Write out, word for word, every line from the one containing "153 g of ethanol" through the last line of the records below, both ends included.

□ □ □

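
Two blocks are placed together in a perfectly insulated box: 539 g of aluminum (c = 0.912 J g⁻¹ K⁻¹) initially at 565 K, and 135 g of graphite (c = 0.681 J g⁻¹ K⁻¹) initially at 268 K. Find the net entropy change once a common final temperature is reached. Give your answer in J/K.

Energy balance: T_f = (m₁c₁T₁ + m₂c₂T₂)/(m₁c₁ + m₂c₂) = 518.21 K.
ΔS₁ = m₁c₁ ln(T_f/T₁) = 491.568 × ln(518.21/565) = -42.5 J/K.
ΔS₂ = m₂c₂ ln(T_f/T₂) = 91.935 × ln(518.21/268) = 60.62 J/K.
ΔS_total = -42.5 + 60.62 = 18.1 J/K.

ΔS_total = 18.1 J/K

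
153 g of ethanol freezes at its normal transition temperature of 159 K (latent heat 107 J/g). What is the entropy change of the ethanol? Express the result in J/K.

Heat released by the substance: Q = −mL = −153 × 107 = −16371 J.
At constant T, ΔS = Q_rev/T = −16371 / 159 = -103 J/K.

ΔS = -103 J/K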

□ □ □

Exercise result:
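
153 g of ethanol freezes at its normal transition temperature of 159 K (latent heat 107 J/g). What is the entropy change of the ethanol? Express the result in J/K.

Heat released by the substance: Q = −mL = −153 × 107 = −16371 J.
At constant T, ΔS = Q_rev/T = −16371 / 159 = -103 J/K.

ΔS = -103 J/K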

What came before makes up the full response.